EXERCISE INSTRUCTIONS:
Collect all lines below with the string "left".

(Collected data)
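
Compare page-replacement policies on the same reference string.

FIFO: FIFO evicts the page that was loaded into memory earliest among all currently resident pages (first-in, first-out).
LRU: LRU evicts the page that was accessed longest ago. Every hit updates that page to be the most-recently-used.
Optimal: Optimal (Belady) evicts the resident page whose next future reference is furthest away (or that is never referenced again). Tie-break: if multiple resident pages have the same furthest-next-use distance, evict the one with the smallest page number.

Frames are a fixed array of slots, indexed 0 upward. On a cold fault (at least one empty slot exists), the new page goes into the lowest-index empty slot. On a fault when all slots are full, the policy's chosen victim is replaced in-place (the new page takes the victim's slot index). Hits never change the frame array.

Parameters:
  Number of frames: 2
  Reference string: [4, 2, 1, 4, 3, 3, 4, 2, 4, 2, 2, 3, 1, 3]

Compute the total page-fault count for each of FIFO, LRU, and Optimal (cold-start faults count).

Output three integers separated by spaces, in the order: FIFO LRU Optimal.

--- FIFO ---
  step 0: ref 4 -> FAULT, frames=[4,-] (faults so far: 1)
  step 1: ref 2 -> FAULT, frames=[4,2] (faults so far: 2)
  step 2: ref 1 -> FAULT, evict 4, frames=[1,2] (faults so far: 3)
  step 3: ref 4 -> FAULT, evict 2, frames=[1,4] (faults so far: 4)
  step 4: ref 3 -> FAULT, evict 1, frames=[3,4] (faults so far: 5)
  step 5: ref 3 -> HIT, frames=[3,4] (faults so far: 5)
  step 6: ref 4 -> HIT, frames=[3,4] (faults so far: 5)
  step 7: ref 2 -> FAULT, evict 4, frames=[3,2] (faults so far: 6)
  step 8: ref 4 -> FAULT, evict 3, frames=[4,2] (faults so far: 7)
  step 9: ref 2 -> HIT, frames=[4,2] (faults so far: 7)
  step 10: ref 2 -> HIT, frames=[4,2] (faults so far: 7)
  step 11: ref 3 -> FAULT, evict 2, frames=[4,3] (faults so far: 8)
  step 12: ref 1 -> FAULT, evict 4, frames=[1,3] (faults so far: 9)
  step 13: ref 3 -> HIT, frames=[1,3] (faults so far: 9)
  FIFO total faults: 9
--- LRU ---
  step 0: ref 4 -> FAULT, frames=[4,-] (faults so far: 1)
  step 1: ref 2 -> FAULT, frames=[4,2] (faults so far: 2)
  step 2: ref 1 -> FAULT, evict 4, frames=[1,2] (faults so far: 3)
  step 3: ref 4 -> FAULT, evict 2, frames=[1,4] (faults so far: 4)
  step 4: ref 3 -> FAULT, evict 1, frames=[3,4] (faults so far: 5)
  step 5: ref 3 -> HIT, frames=[3,4] (faults so far: 5)
  step 6: ref 4 -> HIT, frames=[3,4] (faults so far: 5)
  step 7: ref 2 -> FAULT, evict 3, frames=[2,4] (faults so far: 6)
  step 8: ref 4 -> HIT, frames=[2,4] (faults so far: 6)
  step 9: ref 2 -> HIT, frames=[2,4] (faults so far: 6)
  step 10: ref 2 -> HIT, frames=[2,4] (faults so far: 6)
  step 11: ref 3 -> FAULT, evict 4, frames=[2,3] (faults so far: 7)
  step 12: ref 1 -> FAULT, evict 2, frames=[1,3] (faults so far: 8)
  step 13: ref 3 -> HIT, frames=[1,3] (faults so far: 8)
  LRU total faults: 8
--- Optimal ---
  step 0: ref 4 -> FAULT, frames=[4,-] (faults so far: 1)
  step 1: ref 2 -> FAULT, frames=[4,2] (faults so far: 2)
  step 2: ref 1 -> FAULT, evict 2, frames=[4,1] (faults so far: 3)
  step 3: ref 4 -> HIT, frames=[4,1] (faults so far: 3)
  step 4: ref 3 -> FAULT, evict 1, frames=[4,3] (faults so far: 4)
  step 5: ref 3 -> HIT, frames=[4,3] (faults so far: 4)
  step 6: ref 4 -> HIT, frames=[4,3] (faults so far: 4)
  step 7: ref 2 -> FAULT, evict 3, frames=[4,2] (faults so far: 5)
  step 8: ref 4 -> HIT, frames=[4,2] (faults so far: 5)
  step 9: ref 2 -> HIT, frames=[4,2] (faults so far: 5)
  step 10: ref 2 -> HIT, frames=[4,2] (faults so far: 5)
  step 11: ref 3 -> FAULT, evict 2, frames=[4,3] (faults so far: 6)
  step 12: ref 1 -> FAULT, evict 4, frames=[1,3] (faults so far: 7)
  step 13: ref 3 -> HIT, frames=[1,3] (faults so far: 7)
  Optimal total faults: 7

Answer: 9 8 7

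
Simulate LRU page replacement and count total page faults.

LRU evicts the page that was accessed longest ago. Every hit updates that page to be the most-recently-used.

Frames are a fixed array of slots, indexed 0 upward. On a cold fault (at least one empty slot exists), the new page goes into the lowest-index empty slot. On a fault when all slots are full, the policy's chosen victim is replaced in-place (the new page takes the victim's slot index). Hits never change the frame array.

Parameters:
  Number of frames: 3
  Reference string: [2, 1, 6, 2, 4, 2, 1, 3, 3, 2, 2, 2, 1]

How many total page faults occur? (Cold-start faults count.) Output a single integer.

Answer: 6

Derivation:
Step 0: ref 2 → FAULT, frames=[2,-,-]
Step 1: ref 1 → FAULT, frames=[2,1,-]
Step 2: ref 6 → FAULT, frames=[2,1,6]
Step 3: ref 2 → HIT, frames=[2,1,6]
Step 4: ref 4 → FAULT (evict 1), frames=[2,4,6]
Step 5: ref 2 → HIT, frames=[2,4,6]
Step 6: ref 1 → FAULT (evict 6), frames=[2,4,1]
Step 7: ref 3 → FAULT (evict 4), frames=[2,3,1]
Step 8: ref 3 → HIT, frames=[2,3,1]
Step 9: ref 2 → HIT, frames=[2,3,1]
Step 10: ref 2 → HIT, frames=[2,3,1]
Step 11: ref 2 → HIT, frames=[2,3,1]
Step 12: ref 1 → HIT, frames=[2,3,1]
Total faults: 6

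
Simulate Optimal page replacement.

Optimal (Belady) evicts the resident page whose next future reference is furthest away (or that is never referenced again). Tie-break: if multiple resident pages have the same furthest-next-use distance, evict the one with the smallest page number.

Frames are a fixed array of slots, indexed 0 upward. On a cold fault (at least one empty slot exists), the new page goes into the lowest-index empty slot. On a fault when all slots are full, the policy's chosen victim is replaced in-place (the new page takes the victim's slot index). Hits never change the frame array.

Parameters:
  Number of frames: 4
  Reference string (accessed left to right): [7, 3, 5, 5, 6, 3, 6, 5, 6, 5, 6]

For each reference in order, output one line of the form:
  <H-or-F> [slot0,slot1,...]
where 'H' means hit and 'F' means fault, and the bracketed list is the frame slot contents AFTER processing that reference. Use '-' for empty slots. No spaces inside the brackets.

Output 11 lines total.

F [7,-,-,-]
F [7,3,-,-]
F [7,3,5,-]
H [7,3,5,-]
F [7,3,5,6]
H [7,3,5,6]
H [7,3,5,6]
H [7,3,5,6]
H [7,3,5,6]
H [7,3,5,6]
H [7,3,5,6]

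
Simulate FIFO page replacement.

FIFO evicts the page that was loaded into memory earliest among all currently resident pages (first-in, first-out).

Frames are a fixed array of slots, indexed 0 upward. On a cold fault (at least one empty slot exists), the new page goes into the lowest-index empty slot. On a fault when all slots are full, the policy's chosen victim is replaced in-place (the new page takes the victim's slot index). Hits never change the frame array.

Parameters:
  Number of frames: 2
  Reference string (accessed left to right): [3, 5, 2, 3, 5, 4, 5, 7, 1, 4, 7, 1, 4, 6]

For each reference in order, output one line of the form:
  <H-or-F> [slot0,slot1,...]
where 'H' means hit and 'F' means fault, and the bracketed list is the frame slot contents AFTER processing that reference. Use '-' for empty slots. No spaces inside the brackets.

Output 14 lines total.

F [3,-]
F [3,5]
F [2,5]
F [2,3]
F [5,3]
F [5,4]
H [5,4]
F [7,4]
F [7,1]
F [4,1]
F [4,7]
F [1,7]
F [1,4]
F [6,4]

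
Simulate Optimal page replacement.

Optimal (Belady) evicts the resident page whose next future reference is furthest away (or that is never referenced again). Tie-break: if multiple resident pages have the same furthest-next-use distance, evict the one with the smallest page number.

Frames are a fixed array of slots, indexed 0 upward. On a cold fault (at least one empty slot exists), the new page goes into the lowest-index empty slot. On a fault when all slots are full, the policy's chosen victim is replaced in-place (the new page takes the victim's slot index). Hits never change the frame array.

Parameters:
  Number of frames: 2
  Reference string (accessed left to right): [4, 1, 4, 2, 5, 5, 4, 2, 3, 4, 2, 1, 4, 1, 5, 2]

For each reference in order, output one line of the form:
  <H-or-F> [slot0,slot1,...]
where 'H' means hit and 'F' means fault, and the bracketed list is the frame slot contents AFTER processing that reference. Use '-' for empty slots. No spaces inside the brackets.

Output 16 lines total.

F [4,-]
F [4,1]
H [4,1]
F [4,2]
F [4,5]
H [4,5]
H [4,5]
F [4,2]
F [4,3]
H [4,3]
F [4,2]
F [4,1]
H [4,1]
H [4,1]
F [4,5]
F [2,5]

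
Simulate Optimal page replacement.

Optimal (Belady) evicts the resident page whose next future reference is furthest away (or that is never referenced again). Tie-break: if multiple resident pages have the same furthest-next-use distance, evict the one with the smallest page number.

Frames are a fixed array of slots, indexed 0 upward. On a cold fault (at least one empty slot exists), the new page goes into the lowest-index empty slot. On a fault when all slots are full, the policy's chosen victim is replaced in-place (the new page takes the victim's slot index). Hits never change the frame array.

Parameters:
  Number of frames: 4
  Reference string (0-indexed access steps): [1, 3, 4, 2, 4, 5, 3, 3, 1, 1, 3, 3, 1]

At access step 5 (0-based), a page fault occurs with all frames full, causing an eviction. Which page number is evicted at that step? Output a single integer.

Answer: 2

Derivation:
Step 0: ref 1 -> FAULT, frames=[1,-,-,-]
Step 1: ref 3 -> FAULT, frames=[1,3,-,-]
Step 2: ref 4 -> FAULT, frames=[1,3,4,-]
Step 3: ref 2 -> FAULT, frames=[1,3,4,2]
Step 4: ref 4 -> HIT, frames=[1,3,4,2]
Step 5: ref 5 -> FAULT, evict 2, frames=[1,3,4,5]
At step 5: evicted page 2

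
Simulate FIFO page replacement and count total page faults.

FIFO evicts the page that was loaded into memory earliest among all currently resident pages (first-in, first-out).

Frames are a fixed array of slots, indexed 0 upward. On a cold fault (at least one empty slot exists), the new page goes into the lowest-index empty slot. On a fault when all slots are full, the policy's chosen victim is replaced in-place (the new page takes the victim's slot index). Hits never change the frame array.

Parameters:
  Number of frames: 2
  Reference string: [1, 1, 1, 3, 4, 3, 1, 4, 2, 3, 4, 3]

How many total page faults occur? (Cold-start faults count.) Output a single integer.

Step 0: ref 1 → FAULT, frames=[1,-]
Step 1: ref 1 → HIT, frames=[1,-]
Step 2: ref 1 → HIT, frames=[1,-]
Step 3: ref 3 → FAULT, frames=[1,3]
Step 4: ref 4 → FAULT (evict 1), frames=[4,3]
Step 5: ref 3 → HIT, frames=[4,3]
Step 6: ref 1 → FAULT (evict 3), frames=[4,1]
Step 7: ref 4 → HIT, frames=[4,1]
Step 8: ref 2 → FAULT (evict 4), frames=[2,1]
Step 9: ref 3 → FAULT (evict 1), frames=[2,3]
Step 10: ref 4 → FAULT (evict 2), frames=[4,3]
Step 11: ref 3 → HIT, frames=[4,3]
Total faults: 7

Answer: 7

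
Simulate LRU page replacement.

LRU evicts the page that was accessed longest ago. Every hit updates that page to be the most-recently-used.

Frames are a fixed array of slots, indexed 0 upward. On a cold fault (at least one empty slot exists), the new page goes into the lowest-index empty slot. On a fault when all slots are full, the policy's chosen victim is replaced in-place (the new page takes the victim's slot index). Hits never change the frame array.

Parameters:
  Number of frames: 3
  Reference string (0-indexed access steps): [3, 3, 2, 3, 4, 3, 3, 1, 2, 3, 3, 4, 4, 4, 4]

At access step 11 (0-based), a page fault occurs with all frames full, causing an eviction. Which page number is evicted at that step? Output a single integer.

Step 0: ref 3 -> FAULT, frames=[3,-,-]
Step 1: ref 3 -> HIT, frames=[3,-,-]
Step 2: ref 2 -> FAULT, frames=[3,2,-]
Step 3: ref 3 -> HIT, frames=[3,2,-]
Step 4: ref 4 -> FAULT, frames=[3,2,4]
Step 5: ref 3 -> HIT, frames=[3,2,4]
Step 6: ref 3 -> HIT, frames=[3,2,4]
Step 7: ref 1 -> FAULT, evict 2, frames=[3,1,4]
Step 8: ref 2 -> FAULT, evict 4, frames=[3,1,2]
Step 9: ref 3 -> HIT, frames=[3,1,2]
Step 10: ref 3 -> HIT, frames=[3,1,2]
Step 11: ref 4 -> FAULT, evict 1, frames=[3,4,2]
At step 11: evicted page 1

Answer: 1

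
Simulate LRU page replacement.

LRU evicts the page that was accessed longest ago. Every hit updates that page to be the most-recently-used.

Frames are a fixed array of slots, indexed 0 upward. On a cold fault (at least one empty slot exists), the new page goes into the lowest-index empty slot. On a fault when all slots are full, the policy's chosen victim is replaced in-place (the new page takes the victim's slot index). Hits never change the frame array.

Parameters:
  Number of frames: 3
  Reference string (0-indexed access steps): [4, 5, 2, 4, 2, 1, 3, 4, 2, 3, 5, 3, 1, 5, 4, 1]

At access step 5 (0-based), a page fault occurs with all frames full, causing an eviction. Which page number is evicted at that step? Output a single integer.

Step 0: ref 4 -> FAULT, frames=[4,-,-]
Step 1: ref 5 -> FAULT, frames=[4,5,-]
Step 2: ref 2 -> FAULT, frames=[4,5,2]
Step 3: ref 4 -> HIT, frames=[4,5,2]
Step 4: ref 2 -> HIT, frames=[4,5,2]
Step 5: ref 1 -> FAULT, evict 5, frames=[4,1,2]
At step 5: evicted page 5

Answer: 5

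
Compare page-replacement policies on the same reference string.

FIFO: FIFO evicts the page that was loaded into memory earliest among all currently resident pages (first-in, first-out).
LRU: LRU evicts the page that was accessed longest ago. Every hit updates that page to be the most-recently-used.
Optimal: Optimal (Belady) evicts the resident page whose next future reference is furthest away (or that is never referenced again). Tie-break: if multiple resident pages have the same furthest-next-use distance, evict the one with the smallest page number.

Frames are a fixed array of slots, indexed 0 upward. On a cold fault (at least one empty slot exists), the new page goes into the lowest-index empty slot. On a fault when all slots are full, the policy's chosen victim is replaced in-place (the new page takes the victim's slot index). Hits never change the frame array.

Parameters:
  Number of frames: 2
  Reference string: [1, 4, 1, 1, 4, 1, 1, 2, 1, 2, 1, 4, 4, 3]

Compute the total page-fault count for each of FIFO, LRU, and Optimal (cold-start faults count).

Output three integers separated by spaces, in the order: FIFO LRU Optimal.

Answer: 6 5 5

Derivation:
--- FIFO ---
  step 0: ref 1 -> FAULT, frames=[1,-] (faults so far: 1)
  step 1: ref 4 -> FAULT, frames=[1,4] (faults so far: 2)
  step 2: ref 1 -> HIT, frames=[1,4] (faults so far: 2)
  step 3: ref 1 -> HIT, frames=[1,4] (faults so far: 2)
  step 4: ref 4 -> HIT, frames=[1,4] (faults so far: 2)
  step 5: ref 1 -> HIT, frames=[1,4] (faults so far: 2)
  step 6: ref 1 -> HIT, frames=[1,4] (faults so far: 2)
  step 7: ref 2 -> FAULT, evict 1, frames=[2,4] (faults so far: 3)
  step 8: ref 1 -> FAULT, evict 4, frames=[2,1] (faults so far: 4)
  step 9: ref 2 -> HIT, frames=[2,1] (faults so far: 4)
  step 10: ref 1 -> HIT, frames=[2,1] (faults so far: 4)
  step 11: ref 4 -> FAULT, evict 2, frames=[4,1] (faults so far: 5)
  step 12: ref 4 -> HIT, frames=[4,1] (faults so far: 5)
  step 13: ref 3 -> FAULT, evict 1, frames=[4,3] (faults so far: 6)
  FIFO total faults: 6
--- LRU ---
  step 0: ref 1 -> FAULT, frames=[1,-] (faults so far: 1)
  step 1: ref 4 -> FAULT, frames=[1,4] (faults so far: 2)
  step 2: ref 1 -> HIT, frames=[1,4] (faults so far: 2)
  step 3: ref 1 -> HIT, frames=[1,4] (faults so far: 2)
  step 4: ref 4 -> HIT, frames=[1,4] (faults so far: 2)
  step 5: ref 1 -> HIT, frames=[1,4] (faults so far: 2)
  step 6: ref 1 -> HIT, frames=[1,4] (faults so far: 2)
  step 7: ref 2 -> FAULT, evict 4, frames=[1,2] (faults so far: 3)
  step 8: ref 1 -> HIT, frames=[1,2] (faults so far: 3)
  step 9: ref 2 -> HIT, frames=[1,2] (faults so far: 3)
  step 10: ref 1 -> HIT, frames=[1,2] (faults so far: 3)
  step 11: ref 4 -> FAULT, evict 2, frames=[1,4] (faults so far: 4)
  step 12: ref 4 -> HIT, frames=[1,4] (faults so far: 4)
  step 13: ref 3 -> FAULT, evict 1, frames=[3,4] (faults so far: 5)
  LRU total faults: 5
--- Optimal ---
  step 0: ref 1 -> FAULT, frames=[1,-] (faults so far: 1)
  step 1: ref 4 -> FAULT, frames=[1,4] (faults so far: 2)
  step 2: ref 1 -> HIT, frames=[1,4] (faults so far: 2)
  step 3: ref 1 -> HIT, frames=[1,4] (faults so far: 2)
  step 4: ref 4 -> HIT, frames=[1,4] (faults so far: 2)
  step 5: ref 1 -> HIT, frames=[1,4] (faults so far: 2)
  step 6: ref 1 -> HIT, frames=[1,4] (faults so far: 2)
  step 7: ref 2 -> FAULT, evict 4, frames=[1,2] (faults so far: 3)
  step 8: ref 1 -> HIT, frames=[1,2] (faults so far: 3)
  step 9: ref 2 -> HIT, frames=[1,2] (faults so far: 3)
  step 10: ref 1 -> HIT, frames=[1,2] (faults so far: 3)
  step 11: ref 4 -> FAULT, evict 1, frames=[4,2] (faults so far: 4)
  step 12: ref 4 -> HIT, frames=[4,2] (faults so far: 4)
  step 13: ref 3 -> FAULT, evict 2, frames=[4,3] (faults so far: 5)
  Optimal total faults: 5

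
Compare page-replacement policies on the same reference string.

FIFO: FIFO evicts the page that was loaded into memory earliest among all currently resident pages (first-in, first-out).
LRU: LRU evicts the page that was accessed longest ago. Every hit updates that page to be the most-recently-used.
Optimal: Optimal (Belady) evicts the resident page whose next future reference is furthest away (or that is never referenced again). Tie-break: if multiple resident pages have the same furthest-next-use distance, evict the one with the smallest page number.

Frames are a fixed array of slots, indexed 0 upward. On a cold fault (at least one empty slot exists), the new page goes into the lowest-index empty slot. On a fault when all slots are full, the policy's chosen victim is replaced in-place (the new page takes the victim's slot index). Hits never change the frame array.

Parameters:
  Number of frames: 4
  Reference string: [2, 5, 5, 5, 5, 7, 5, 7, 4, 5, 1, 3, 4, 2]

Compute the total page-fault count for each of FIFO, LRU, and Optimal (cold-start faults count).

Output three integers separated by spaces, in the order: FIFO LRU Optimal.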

RESPONSE TO THE EXERCISE:
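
  Reference string (accessed left to right): [7, 3, 5, 5, 6, 3, 6, 5, 6, 5, 6]
  Reference string (accessed left to right): [3, 5, 2, 3, 5, 4, 5, 7, 1, 4, 7, 1, 4, 6]
  Reference string (accessed left to right): [4, 1, 4, 2, 5, 5, 4, 2, 3, 4, 2, 1, 4, 1, 5, 2]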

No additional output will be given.